[Stored items]
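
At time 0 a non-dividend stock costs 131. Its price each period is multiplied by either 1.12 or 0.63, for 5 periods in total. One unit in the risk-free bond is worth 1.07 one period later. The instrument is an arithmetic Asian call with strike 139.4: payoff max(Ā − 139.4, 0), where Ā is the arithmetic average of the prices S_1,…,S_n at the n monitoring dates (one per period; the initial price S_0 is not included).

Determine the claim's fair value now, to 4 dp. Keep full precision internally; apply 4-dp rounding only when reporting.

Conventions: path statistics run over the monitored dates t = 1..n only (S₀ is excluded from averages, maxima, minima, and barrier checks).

Under the martingale measure an up-move has probability p* = 0.8980; value the claim as the probability-weighted average of per-path payoffs, discounted 5 periods at R = 1.07.
Enumerate all 2^5 = 32 price paths (U = up ×1.12, D = down ×0.63); each path with k up-moves has probability p*^k·(1−p*)^(5−k).
DDDDD: Ā=40.1835, payoff=0.0000, prob=0.000011
UDDDD: Ā=71.4373, payoff=0.0000, prob=0.000097
DUDDD: Ā=58.5993, payoff=0.0000, prob=0.000097
UUDDD: Ā=104.1765, payoff=0.0000, prob=0.000857
DDUDD: Ā=50.5113, payoff=0.0000, prob=0.000097
UDUDD: Ā=89.7979, payoff=0.0000, prob=0.000857
DUUDD: Ā=76.9599, payoff=0.0000, prob=0.000857
UUUDD: Ā=136.8177, payoff=0.0000, prob=0.007539
DDDUD: Ā=45.4159, payoff=0.0000, prob=0.000097
UDDUD: Ā=80.7394, payoff=0.0000, prob=0.000857
DUDUD: Ā=67.9014, payoff=0.0000, prob=0.000857
UUDUD: Ā=120.7137, payoff=0.0000, prob=0.007539
DDUUD: Ā=59.8135, payoff=0.0000, prob=0.000857
UDUUD: Ā=106.3351, payoff=0.0000, prob=0.007539
DUUUD: Ā=93.4971, payoff=0.0000, prob=0.007539
UUUUD: Ā=166.2171, payoff=26.8171, prob=0.066344
DDDDU: Ā=42.2058, payoff=0.0000, prob=0.000097
UDDDU: Ā=75.0326, payoff=0.0000, prob=0.000857
DUDDU: Ā=62.1946, payoff=0.0000, prob=0.000857
UUDDU: Ā=110.5682, payoff=0.0000, prob=0.007539
DDUDU: Ā=54.1067, payoff=0.0000, prob=0.000857
UDUDU: Ā=96.1896, payoff=0.0000, prob=0.007539
DUUDU: Ā=83.3516, payoff=0.0000, prob=0.007539
UUUDU: Ā=148.1806, payoff=8.7806, prob=0.066344
DDDUU: Ā=49.0113, payoff=0.0000, prob=0.000857
UDDUU: Ā=87.1311, payoff=0.0000, prob=0.007539
DUDUU: Ā=74.2931, payoff=0.0000, prob=0.007539
UUDUU: Ā=132.0767, payoff=0.0000, prob=0.066344
DDUUU: Ā=66.2052, payoff=0.0000, prob=0.007539
UDUUU: Ā=117.6981, payoff=0.0000, prob=0.066344
DUUUU: Ā=104.8601, payoff=0.0000, prob=0.066344
UUUUU: Ā=186.4180, payoff=47.0180, prob=0.583825
Price = Σ prob·payoff / R^5 = 29.811965 / 1.402552 = 21.2555

price = 21.2555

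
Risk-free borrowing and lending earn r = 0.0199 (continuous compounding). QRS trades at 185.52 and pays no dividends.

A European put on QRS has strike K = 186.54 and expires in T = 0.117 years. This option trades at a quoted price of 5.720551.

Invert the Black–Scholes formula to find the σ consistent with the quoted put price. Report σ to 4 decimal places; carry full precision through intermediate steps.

sigma = 0.2139

At σ = 0.2139 the Black–Scholes value reproduces the quote:
σ√T = 0.2139·√0.117 = 0.073165
d₁ = (ln(S/K) + (r+σ²/2)T) / (σ√T) = (ln(185.52/186.54) + (0.0199+0.2139²/2)·0.117) / 0.073165 = (-0.005483 + 0.005005) / 0.073165 = -0.006535
d₂ = d₁ − σ√T = -0.006535 − 0.073165 = -0.079700
e^{−rT} = 0.997674
N(−d₁) = 0.502607,  N(−d₂) = 0.531762
V = K·e^{−rT}·N(−d₂) − S·N(−d₁) = 98.964218 − 93.243667 = 5.720551 (equal to the quote); since ∂V/∂σ > 0 for all σ, the implied volatility is unique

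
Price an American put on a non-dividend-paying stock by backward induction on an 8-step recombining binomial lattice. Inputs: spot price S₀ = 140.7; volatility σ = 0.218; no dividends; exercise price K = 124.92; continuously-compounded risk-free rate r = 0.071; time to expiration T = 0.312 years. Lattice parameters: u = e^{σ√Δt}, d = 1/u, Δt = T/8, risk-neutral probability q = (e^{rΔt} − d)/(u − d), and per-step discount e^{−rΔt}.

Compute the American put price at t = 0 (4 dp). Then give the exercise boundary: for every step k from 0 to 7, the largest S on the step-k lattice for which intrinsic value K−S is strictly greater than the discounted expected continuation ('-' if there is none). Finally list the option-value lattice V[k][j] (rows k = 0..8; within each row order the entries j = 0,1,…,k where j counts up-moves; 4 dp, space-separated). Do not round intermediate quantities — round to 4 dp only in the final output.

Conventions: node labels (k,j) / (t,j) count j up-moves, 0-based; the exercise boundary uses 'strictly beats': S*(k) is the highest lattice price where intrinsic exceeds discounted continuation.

Δt=0.03900  u=1.04399  d=0.95786  q=0.52143  discount=0.99723
step 8 (expiry): payoffs max(K−S,0) = 25.2148 16.2495 6.4780 0.0000 0.0000 0.0000 0.0000 0.0000 0.0000
step 7: (k=7,j=0): S=104.0914, K−S=20.8286, hold=20.4832 ⇒ V=20.8286 exercise | (k=7,j=1): S=113.4511, K−S=11.4689, hold=11.1234 ⇒ V=11.4689 exercise | (k=7,j=2): S=123.6525, K−S=1.2675, hold=3.0916 ⇒ V=3.0916 continue | (k=7,j=3): S=134.7712, K−S=0.0000, hold=0.0000 ⇒ V=0.0000 continue | (k=7,j=4): S=146.8896, K−S=0.0000, hold=0.0000 ⇒ V=0.0000 continue | (k=7,j=5): S=160.0978, K−S=0.0000, hold=0.0000 ⇒ V=0.0000 continue | (k=7,j=6): S=174.4935, K−S=0.0000, hold=0.0000 ⇒ V=0.0000 continue | (k=7,j=7): S=190.1838, K−S=0.0000, hold=0.0000 ⇒ V=0.0000 continue  boundary S*=113.4511
step 6: (k=6,j=0): S=108.6705, K−S=16.2495, hold=15.9040 ⇒ V=16.2495 exercise | (k=6,j=1): S=118.4420, K−S=6.4780, hold=7.0810 ⇒ V=7.0810 continue | (k=6,j=2): S=129.0922, K−S=0.0000, hold=1.4754 ⇒ V=1.4754 continue | (k=6,j=3): S=140.7000, K−S=0.0000, hold=0.0000 ⇒ V=0.0000 continue | (k=6,j=4): S=153.3516, K−S=0.0000, hold=0.0000 ⇒ V=0.0000 continue | (k=6,j=5): S=167.1407, K−S=0.0000, hold=0.0000 ⇒ V=0.0000 continue | (k=6,j=6): S=182.1698, K−S=0.0000, hold=0.0000 ⇒ V=0.0000 continue  boundary S*=108.6705
step 5: (k=5,j=0): S=113.4511, K−S=11.4689, hold=11.4370 ⇒ V=11.4689 exercise | (k=5,j=1): S=123.6525, K−S=1.2675, hold=4.1466 ⇒ V=4.1466 continue | (k=5,j=2): S=134.7712, K−S=0.0000, hold=0.7041 ⇒ V=0.7041 continue | (k=5,j=3): S=146.8896, K−S=0.0000, hold=0.0000 ⇒ V=0.0000 continue | (k=5,j=4): S=160.0978, K−S=0.0000, hold=0.0000 ⇒ V=0.0000 continue | (k=5,j=5): S=174.4935, K−S=0.0000, hold=0.0000 ⇒ V=0.0000 continue  boundary S*=113.4511
step 4: (k=4,j=0): S=118.4420, K−S=6.4780, hold=7.6296 ⇒ V=7.6296 continue | (k=4,j=1): S=129.0922, K−S=0.0000, hold=2.3451 ⇒ V=2.3451 continue | (k=4,j=2): S=140.7000, K−S=0.0000, hold=0.3360 ⇒ V=0.3360 continue | (k=4,j=3): S=153.3516, K−S=0.0000, hold=0.0000 ⇒ V=0.0000 continue | (k=4,j=4): S=167.1407, K−S=0.0000, hold=0.0000 ⇒ V=0.0000 continue  boundary S*=-
step 3: (k=3,j=0): S=123.6525, K−S=1.2675, hold=4.8606 ⇒ V=4.8606 continue | (k=3,j=1): S=134.7712, K−S=0.0000, hold=1.2939 ⇒ V=1.2939 continue | (k=3,j=2): S=146.8896, K−S=0.0000, hold=0.1604 ⇒ V=0.1604 continue | (k=3,j=3): S=160.0978, K−S=0.0000, hold=0.0000 ⇒ V=0.0000 continue  boundary S*=-
step 2: (k=2,j=0): S=129.0922, K−S=0.0000, hold=2.9925 ⇒ V=2.9925 continue | (k=2,j=1): S=140.7000, K−S=0.0000, hold=0.7009 ⇒ V=0.7009 continue | (k=2,j=2): S=153.3516, K−S=0.0000, hold=0.0765 ⇒ V=0.0765 continue  boundary S*=-
step 1: (k=1,j=0): S=134.7712, K−S=0.0000, hold=1.7926 ⇒ V=1.7926 continue | (k=1,j=1): S=146.8896, K−S=0.0000, hold=0.3743 ⇒ V=0.3743 continue  boundary S*=-
step 0: (k=0,j=0): S=140.7000, K−S=0.0000, hold=1.0502 ⇒ V=1.0502 continue  boundary S*=-

price = 1.0502
boundary = - - - - - 113.4511 108.6705 113.4511
tree:
1.0502
1.7926 0.3743
2.9925 0.7009 0.0765
4.8606 1.2939 0.1604 0.0000
7.6296 2.3451 0.3360 0.0000 0.0000
11.4689 4.1466 0.7041 0.0000 0.0000 0.0000
16.2495 7.0810 1.4754 0.0000 0.0000 0.0000 0.0000
20.8286 11.4689 3.0916 0.0000 0.0000 0.0000 0.0000 0.0000
25.2148 16.2495 6.4780 0.0000 0.0000 0.0000 0.0000 0.0000 0.0000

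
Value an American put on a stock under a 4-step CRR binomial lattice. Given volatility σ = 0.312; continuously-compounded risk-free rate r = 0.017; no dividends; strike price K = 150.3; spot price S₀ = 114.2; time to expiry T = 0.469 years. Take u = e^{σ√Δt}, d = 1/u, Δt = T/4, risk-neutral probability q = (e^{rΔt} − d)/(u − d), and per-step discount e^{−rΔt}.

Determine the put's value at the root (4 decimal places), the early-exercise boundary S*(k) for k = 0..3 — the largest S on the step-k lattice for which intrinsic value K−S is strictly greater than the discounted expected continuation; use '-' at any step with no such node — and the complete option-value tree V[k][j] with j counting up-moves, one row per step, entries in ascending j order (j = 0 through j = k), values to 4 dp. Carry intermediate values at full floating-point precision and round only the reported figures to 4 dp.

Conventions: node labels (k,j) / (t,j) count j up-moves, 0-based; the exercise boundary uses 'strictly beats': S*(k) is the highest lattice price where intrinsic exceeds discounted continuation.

price = 36.8880
boundary = - 102.6286 114.2000 127.0760
tree:
36.8880
47.6714 25.4812
58.0703 36.1000 14.2038
67.4155 47.6714 23.2240 4.5934
75.8138 58.0703 36.1000 8.8961 0.0000

Δt=0.11725  u=1.11275  d=0.89867  q=0.48264  discount=0.99801
step 4 (expiry): payoffs max(K−S,0) = 75.8138 58.0703 36.1000 8.8961 0.0000
step 3: (k=3,j=0): S=82.8845, K−S=67.4155, hold=67.1162 ⇒ V=67.4155 exercise | (k=3,j=1): S=102.6286, K−S=47.6714, hold=47.3721 ⇒ V=47.6714 exercise | (k=3,j=2): S=127.0760, K−S=23.2240, hold=22.9247 ⇒ V=23.2240 exercise | (k=3,j=3): S=157.3471, K−S=0.0000, hold=4.5934 ⇒ V=4.5934 continue  boundary S*=127.0760
step 2: (k=2,j=0): S=92.2297, K−S=58.0703, hold=57.7710 ⇒ V=58.0703 exercise | (k=2,j=1): S=114.2000, K−S=36.1000, hold=35.8007 ⇒ V=36.1000 exercise | (k=2,j=2): S=141.4039, K−S=8.8961, hold=14.2038 ⇒ V=14.2038 continue  boundary S*=114.2000
step 1: (k=1,j=0): S=102.6286, K−S=47.6714, hold=47.3721 ⇒ V=47.6714 exercise | (k=1,j=1): S=127.0760, K−S=23.2240, hold=25.4812 ⇒ V=25.4812 continue  boundary S*=102.6286
step 0: (k=0,j=0): S=114.2000, K−S=36.1000, hold=36.8880 ⇒ V=36.8880 continue  boundary S*=-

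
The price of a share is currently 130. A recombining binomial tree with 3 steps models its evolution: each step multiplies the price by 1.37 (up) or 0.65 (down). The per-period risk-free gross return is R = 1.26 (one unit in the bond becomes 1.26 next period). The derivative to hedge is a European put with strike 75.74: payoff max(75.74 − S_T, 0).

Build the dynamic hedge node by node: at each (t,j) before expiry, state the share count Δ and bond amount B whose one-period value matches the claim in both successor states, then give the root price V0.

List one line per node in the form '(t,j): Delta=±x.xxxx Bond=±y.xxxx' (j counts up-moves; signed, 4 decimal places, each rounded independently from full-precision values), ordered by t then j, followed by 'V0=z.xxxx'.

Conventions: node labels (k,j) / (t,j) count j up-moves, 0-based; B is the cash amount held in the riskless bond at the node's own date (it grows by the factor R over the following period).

(0,0): Delta=-0.0071 Bond=1.0051
(1,0): Delta=-0.0843 Bond=7.7890
(1,1): Delta=-0.0005 Bond=0.0902
(2,0): Delta=-1.0000 Bond=60.1111
(2,1): Delta=-0.0059 Bond=0.7441
(2,2): Delta=0.0000 Bond=0.0000
V0=0.0860

Since d<R<u, set p* = (R−d)/(u−d) = 0.8472; price each node as the discounted p*-expectation of its children.
At maturity the claim pays: V(3,0)=40.0387, V(3,1)=0.4927, V(3,2)=0.0000, V(3,3)=0.0000
Node (2,0) S=54.9250: V=(p*·0.4927+(1−p*)·40.0387)/1.26=5.1861; Δ=(0.4927−40.0387)/(75.2473−35.7013)=-1.0000; B=V−Δ·S=60.1111
Node (2,1) S=115.7650: V=(p*·0.0000+(1−p*)·0.4927)/1.26=0.0597; Δ=(0.0000−0.4927)/(158.5981−75.2473)=-0.0059; B=V−Δ·S=0.7441
Node (2,2) S=243.9970: V=(p*·0.0000+(1−p*)·0.0000)/1.26=0.0000; Δ=(0.0000−0.0000)/(334.2759−158.5981)=0.0000; B=V−Δ·S=0.0000
Node (1,0) S=84.5000: V=(p*·0.0597+(1−p*)·5.1861)/1.26=0.6690; Δ=(0.0597−5.1861)/(115.7650−54.9250)=-0.0843; B=V−Δ·S=7.7890
Node (1,1) S=178.1000: V=(p*·0.0000+(1−p*)·0.0597)/1.26=0.0072; Δ=(0.0000−0.0597)/(243.9970−115.7650)=-0.0005; B=V−Δ·S=0.0902
Node (0,0) S=130.0000: V=(p*·0.0072+(1−p*)·0.6690)/1.26=0.0860; Δ=(0.0072−0.6690)/(178.1000−84.5000)=-0.0071; B=V−Δ·S=1.0051
Check: Δ(0,0)·S0 + B(0,0) = 0.0860 = V0.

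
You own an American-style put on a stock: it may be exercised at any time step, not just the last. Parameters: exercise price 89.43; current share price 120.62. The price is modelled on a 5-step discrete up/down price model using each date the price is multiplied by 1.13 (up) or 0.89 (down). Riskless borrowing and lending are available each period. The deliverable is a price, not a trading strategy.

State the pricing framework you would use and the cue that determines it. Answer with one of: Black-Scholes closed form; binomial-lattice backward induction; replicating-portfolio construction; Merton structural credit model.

framework: binomial-lattice backward induction

Key observation: the defining feature is the embedded early-exercise option across 5 discrete dates on the spot-120.62 tree; pricing the strike-89.43 put means working backward with an exercise test at every node.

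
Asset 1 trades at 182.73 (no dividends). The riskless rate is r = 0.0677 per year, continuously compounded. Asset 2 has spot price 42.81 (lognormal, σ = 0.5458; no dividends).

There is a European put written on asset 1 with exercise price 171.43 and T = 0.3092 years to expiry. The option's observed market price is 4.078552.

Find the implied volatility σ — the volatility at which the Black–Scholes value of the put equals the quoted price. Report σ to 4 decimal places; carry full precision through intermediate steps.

sigma = 0.2513

At σ = 0.2513 the Black–Scholes value reproduces the quote:
σ√T = 0.2513·√0.3092 = 0.139737
d₁ = (ln(S/K) + (r+σ²/2)T) / (σ√T) = (ln(182.73/171.43) + (0.0677+0.2513²/2)·0.3092) / 0.139737 = (0.063835 + 0.030696) / 0.139737 = 0.676489
d₂ = d₁ − σ√T = 0.676489 − 0.139737 = 0.536752
e^{−rT} = 0.979285
N(−d₁) = 0.249365,  N(−d₂) = 0.295720
V = K·e^{−rT}·N(−d₂) − S·N(−d₁) = 49.645037 − 45.566486 = 4.078552 (the quoted price), and the Black–Scholes price is strictly increasing in σ, so σ is unique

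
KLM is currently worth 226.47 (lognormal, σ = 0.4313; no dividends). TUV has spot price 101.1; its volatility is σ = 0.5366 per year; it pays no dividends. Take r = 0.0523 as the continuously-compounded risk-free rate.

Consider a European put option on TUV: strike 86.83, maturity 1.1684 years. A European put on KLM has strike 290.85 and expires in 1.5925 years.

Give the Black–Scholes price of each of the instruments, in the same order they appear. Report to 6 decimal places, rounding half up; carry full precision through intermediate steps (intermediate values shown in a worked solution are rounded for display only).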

Task goal: Set down, exactly as they appear, the lines above from the first one to the line that holds "Determine the claim's", both included, please, and no others.

Solution for this problem:
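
At time 0 a non-dividend stock costs 131. Its price each period is multiplied by either 1.12 or 0.63, for 5 periods in total. One unit in the risk-free bond is worth 1.07 one period later. The instrument is an arithmetic Asian call with strike 139.4: payoff max(Ā − 139.4, 0), where Ā is the arithmetic average of the prices S_1,…,S_n at the n monitoring dates (one per period; the initial price S_0 is not included).

Determine the claim's fair value now, to 4 dp. Keep full precision internally; apply 4-dp rounding only when reporting.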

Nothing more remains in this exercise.